= Beginning of Section =
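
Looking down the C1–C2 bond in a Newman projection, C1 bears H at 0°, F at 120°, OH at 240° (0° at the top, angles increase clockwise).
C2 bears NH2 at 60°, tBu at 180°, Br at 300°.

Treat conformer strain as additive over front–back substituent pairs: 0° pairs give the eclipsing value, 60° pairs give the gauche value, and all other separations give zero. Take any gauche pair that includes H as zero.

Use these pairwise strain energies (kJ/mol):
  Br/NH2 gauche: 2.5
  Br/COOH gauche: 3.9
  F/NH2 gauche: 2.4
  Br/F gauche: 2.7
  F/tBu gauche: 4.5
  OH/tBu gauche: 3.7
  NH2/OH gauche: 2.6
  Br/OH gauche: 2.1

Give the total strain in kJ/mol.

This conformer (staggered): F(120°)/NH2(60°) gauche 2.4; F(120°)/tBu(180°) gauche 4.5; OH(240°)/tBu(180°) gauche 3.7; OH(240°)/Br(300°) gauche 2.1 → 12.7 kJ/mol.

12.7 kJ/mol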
= End of Section =
= Beginning of Section =
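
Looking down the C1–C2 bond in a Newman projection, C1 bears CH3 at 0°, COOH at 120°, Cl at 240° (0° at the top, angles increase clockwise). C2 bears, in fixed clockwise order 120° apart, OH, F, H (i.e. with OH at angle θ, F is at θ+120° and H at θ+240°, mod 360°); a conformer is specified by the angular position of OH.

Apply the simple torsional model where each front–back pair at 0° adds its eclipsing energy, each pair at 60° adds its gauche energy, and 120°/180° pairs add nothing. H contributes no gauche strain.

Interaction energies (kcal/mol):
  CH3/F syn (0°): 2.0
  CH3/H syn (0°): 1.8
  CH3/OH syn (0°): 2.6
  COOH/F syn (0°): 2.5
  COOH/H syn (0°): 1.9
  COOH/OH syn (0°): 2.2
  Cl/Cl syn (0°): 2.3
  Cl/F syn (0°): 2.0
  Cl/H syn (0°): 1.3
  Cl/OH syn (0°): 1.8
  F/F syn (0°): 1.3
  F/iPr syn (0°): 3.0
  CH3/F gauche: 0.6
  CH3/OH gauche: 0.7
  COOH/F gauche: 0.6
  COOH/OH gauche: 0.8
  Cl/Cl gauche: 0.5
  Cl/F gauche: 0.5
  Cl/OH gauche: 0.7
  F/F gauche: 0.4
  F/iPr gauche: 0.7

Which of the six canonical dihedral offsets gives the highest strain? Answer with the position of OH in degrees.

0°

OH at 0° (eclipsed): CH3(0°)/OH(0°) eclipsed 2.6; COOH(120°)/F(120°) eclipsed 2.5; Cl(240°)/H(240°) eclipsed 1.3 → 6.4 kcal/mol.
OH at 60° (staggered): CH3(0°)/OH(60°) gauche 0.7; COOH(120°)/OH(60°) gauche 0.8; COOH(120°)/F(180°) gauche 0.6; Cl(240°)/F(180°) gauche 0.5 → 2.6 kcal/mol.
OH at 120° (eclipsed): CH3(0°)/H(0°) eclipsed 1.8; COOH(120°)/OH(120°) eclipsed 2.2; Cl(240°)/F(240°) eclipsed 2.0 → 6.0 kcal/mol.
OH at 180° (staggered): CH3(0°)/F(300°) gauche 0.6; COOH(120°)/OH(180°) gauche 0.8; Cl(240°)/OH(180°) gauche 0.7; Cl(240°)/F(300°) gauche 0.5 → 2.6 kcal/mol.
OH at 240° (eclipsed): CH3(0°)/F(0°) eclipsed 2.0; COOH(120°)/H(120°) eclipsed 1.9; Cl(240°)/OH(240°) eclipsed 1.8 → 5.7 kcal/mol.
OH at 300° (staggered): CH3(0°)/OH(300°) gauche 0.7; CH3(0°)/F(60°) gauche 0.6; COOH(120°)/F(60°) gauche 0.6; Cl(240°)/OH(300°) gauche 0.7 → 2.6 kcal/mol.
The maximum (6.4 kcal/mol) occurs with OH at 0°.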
= End of Section =
Task:
The response should hold exactly the lines starting at the line with "Treat conformer strain" and ending at the line with "Use these pairwise", and no other line of the material above.

Response:
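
Treat conformer strain as additive over front–back substituent pairs: 0° pairs give the eclipsing value, 60° pairs give the gauche value, and all other separations give zero. Take any gauche pair that includes H as zero.

Use these pairwise strain energies (kJ/mol):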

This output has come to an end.